Print the entries once more, unchanged.

(AVAILABLE DATA begins)

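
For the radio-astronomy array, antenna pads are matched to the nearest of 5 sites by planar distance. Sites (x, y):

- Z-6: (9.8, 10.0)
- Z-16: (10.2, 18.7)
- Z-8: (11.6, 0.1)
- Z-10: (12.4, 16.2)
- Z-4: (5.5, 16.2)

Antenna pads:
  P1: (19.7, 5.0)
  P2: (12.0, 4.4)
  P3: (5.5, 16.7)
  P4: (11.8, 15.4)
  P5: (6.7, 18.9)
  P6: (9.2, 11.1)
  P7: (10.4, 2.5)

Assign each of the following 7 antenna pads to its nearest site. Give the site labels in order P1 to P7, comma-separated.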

(AVAILABLE DATA ends)

● **EXERCISE RESULT**:
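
For the radio-astronomy array, antenna pads are matched to the nearest of 5 sites by planar distance. Sites (x, y):

- Z-6: (9.8, 10.0)
- Z-16: (10.2, 18.7)
- Z-8: (11.6, 0.1)
- Z-10: (12.4, 16.2)
- Z-4: (5.5, 16.2)

Antenna pads:
  P1: (19.7, 5.0)
  P2: (12.0, 4.4)
  P3: (5.5, 16.7)
  P4: (11.8, 15.4)
  P5: (6.7, 18.9)
  P6: (9.2, 11.1)
  P7: (10.4, 2.5)

Assign each of the following 7 antenna pads to its nearest site. Give the site labels in order P1 to P7, comma-separated.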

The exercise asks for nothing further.